In the records below, find the line with "Answer: 35077"; retype that line and all the following lines through the end, exactly, and add nothing.

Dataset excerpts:
* * * * * * * * *

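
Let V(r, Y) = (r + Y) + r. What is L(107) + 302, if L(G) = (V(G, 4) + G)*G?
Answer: 35077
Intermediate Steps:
V(r, Y) = Y + 2*r (V(r, Y) = (Y + r) + r = Y + 2*r)
L(G) = G*(4 + 3*G) (L(G) = ((4 + 2*G) + G)*G = (4 + 3*G)*G = G*(4 + 3*G))
L(107) + 302 = 107*(4 + 3*107) + 302 = 107*(4 + 321) + 302 = 107*325 + 302 = 34775 + 302 = 35077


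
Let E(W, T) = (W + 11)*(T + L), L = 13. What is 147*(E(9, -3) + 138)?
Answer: 49686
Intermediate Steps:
E(W, T) = (11 + W)*(13 + T) (E(W, T) = (W + 11)*(T + 13) = (11 + W)*(13 + T))
147*(E(9, -3) + 138) = 147*((143 + 11*(-3) + 13*9 - 3*9) + 138) = 147*((143 - 33 + 117 - 27) + 138) = 147*(200 + 138) = 147*338 = 49686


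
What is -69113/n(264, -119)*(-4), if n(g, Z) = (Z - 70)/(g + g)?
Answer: -48655552/63 ≈ -7.7231e+5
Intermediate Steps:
n(g, Z) = (-70 + Z)/(2*g) (n(g, Z) = (-70 + Z)/((2*g)) = (-70 + Z)*(1/(2*g)) = (-70 + Z)/(2*g))
-69113/n(264, -119)*(-4) = -69113*528/(-70 - 119)*(-4) = -69113/((1/2)*(1/264)*(-189))*(-4) = -69113/(-63/176)*(-4) = -69113*(-176/63)*(-4) = (12163888/63)*(-4) = -48655552/63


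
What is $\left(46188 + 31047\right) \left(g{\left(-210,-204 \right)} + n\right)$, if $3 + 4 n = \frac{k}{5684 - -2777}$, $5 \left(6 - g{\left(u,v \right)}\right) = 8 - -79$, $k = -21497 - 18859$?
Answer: $- \frac{34876282941}{33844} \approx -1.0305 \cdot 10^{6}$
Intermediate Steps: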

* * * * * * * * *

→ **Answer box**:
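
Answer: 35077
Intermediate Steps:
V(r, Y) = Y + 2*r (V(r, Y) = (Y + r) + r = Y + 2*r)
L(G) = G*(4 + 3*G) (L(G) = ((4 + 2*G) + G)*G = (4 + 3*G)*G = G*(4 + 3*G))
L(107) + 302 = 107*(4 + 3*107) + 302 = 107*(4 + 321) + 302 = 107*325 + 302 = 34775 + 302 = 35077


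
Let E(W, T) = (W + 11)*(T + L), L = 13. What is 147*(E(9, -3) + 138)?
Answer: 49686
Intermediate Steps:
E(W, T) = (11 + W)*(13 + T) (E(W, T) = (W + 11)*(T + 13) = (11 + W)*(13 + T))
147*(E(9, -3) + 138) = 147*((143 + 11*(-3) + 13*9 - 3*9) + 138) = 147*((143 - 33 + 117 - 27) + 138) = 147*(200 + 138) = 147*338 = 49686


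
What is -69113/n(264, -119)*(-4), if n(g, Z) = (Z - 70)/(g + g)?
Answer: -48655552/63 ≈ -7.7231e+5
Intermediate Steps:
n(g, Z) = (-70 + Z)/(2*g) (n(g, Z) = (-70 + Z)/((2*g)) = (-70 + Z)*(1/(2*g)) = (-70 + Z)/(2*g))
-69113/n(264, -119)*(-4) = -69113*528/(-70 - 119)*(-4) = -69113/((1/2)*(1/264)*(-189))*(-4) = -69113/(-63/176)*(-4) = -69113*(-176/63)*(-4) = (12163888/63)*(-4) = -48655552/63


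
What is $\left(46188 + 31047\right) \left(g{\left(-210,-204 \right)} + n\right)$, if $3 + 4 n = \frac{k}{5684 - -2777}$, $5 \left(6 - g{\left(u,v \right)}\right) = 8 - -79$, $k = -21497 - 18859$?
Answer: $- \frac{34876282941}{33844} \approx -1.0305 \cdot 10^{6}$
Intermediate Steps: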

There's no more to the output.